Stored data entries

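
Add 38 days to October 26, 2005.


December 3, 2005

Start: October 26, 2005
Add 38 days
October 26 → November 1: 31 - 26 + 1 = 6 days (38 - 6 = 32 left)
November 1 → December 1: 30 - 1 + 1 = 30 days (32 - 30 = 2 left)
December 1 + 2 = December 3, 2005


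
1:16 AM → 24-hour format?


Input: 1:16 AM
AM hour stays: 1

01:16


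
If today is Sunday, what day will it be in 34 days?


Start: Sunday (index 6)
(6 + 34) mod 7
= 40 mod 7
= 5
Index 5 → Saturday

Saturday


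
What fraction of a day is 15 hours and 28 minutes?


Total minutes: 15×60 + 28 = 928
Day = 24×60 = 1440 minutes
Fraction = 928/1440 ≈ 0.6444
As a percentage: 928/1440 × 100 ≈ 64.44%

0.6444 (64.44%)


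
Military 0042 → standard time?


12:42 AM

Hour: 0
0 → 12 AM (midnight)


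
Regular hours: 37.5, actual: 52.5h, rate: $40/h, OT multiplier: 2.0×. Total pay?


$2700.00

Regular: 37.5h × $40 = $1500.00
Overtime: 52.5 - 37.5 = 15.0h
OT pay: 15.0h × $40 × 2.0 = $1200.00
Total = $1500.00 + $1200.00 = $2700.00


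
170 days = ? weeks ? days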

---

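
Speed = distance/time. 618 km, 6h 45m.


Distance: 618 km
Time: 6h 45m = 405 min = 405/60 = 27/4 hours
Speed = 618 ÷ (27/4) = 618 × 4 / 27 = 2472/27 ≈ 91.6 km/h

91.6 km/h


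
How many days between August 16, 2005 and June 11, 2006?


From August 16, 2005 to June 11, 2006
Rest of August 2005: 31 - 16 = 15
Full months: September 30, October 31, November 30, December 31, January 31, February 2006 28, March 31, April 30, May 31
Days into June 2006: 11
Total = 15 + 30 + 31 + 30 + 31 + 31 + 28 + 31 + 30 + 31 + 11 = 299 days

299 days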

---

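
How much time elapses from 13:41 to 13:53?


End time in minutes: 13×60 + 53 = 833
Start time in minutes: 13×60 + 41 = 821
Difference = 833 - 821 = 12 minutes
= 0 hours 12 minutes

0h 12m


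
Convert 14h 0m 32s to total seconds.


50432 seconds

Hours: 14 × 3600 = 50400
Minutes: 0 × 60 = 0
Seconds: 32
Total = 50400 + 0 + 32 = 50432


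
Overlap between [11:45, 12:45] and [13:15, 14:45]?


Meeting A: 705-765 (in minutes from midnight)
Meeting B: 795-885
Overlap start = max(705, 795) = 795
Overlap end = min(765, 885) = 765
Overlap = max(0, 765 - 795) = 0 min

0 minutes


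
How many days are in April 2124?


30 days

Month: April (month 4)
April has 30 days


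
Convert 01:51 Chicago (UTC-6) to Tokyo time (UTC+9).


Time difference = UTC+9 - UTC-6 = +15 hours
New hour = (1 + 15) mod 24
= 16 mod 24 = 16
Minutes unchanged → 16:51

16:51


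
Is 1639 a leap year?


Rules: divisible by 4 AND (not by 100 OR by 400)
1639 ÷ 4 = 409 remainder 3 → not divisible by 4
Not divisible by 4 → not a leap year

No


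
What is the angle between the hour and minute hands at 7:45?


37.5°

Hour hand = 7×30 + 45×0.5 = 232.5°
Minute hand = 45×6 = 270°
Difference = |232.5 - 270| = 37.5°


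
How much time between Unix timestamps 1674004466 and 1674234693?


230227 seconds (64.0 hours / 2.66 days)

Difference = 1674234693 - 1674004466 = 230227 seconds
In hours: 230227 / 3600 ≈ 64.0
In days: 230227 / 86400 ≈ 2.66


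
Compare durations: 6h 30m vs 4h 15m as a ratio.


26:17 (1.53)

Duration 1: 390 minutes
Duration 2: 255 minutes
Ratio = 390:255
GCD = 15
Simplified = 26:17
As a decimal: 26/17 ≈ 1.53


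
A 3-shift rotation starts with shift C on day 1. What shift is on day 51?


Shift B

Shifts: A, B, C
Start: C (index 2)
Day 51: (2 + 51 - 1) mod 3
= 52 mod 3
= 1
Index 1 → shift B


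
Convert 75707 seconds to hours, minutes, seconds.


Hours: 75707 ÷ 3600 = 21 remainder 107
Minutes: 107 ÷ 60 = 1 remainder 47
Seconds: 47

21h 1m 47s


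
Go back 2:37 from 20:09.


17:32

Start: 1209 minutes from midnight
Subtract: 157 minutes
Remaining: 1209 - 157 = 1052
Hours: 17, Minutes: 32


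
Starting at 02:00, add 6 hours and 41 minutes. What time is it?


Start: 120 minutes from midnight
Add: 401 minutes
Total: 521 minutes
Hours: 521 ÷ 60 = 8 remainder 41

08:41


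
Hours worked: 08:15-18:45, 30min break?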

| About this exercise |
Your task for the entries above: copy exactly the span starting with the line with "Starting at 02:00, add" and going on through the line with "Hours worked: 08:15-18:45, 30min break?", both lines included, and nothing else.

| Task solution |
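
Starting at 02:00, add 6 hours and 41 minutes. What time is it?


Start: 120 minutes from midnight
Add: 401 minutes
Total: 521 minutes
Hours: 521 ÷ 60 = 8 remainder 41

08:41


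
Hours worked: 08:15-18:45, 30min break?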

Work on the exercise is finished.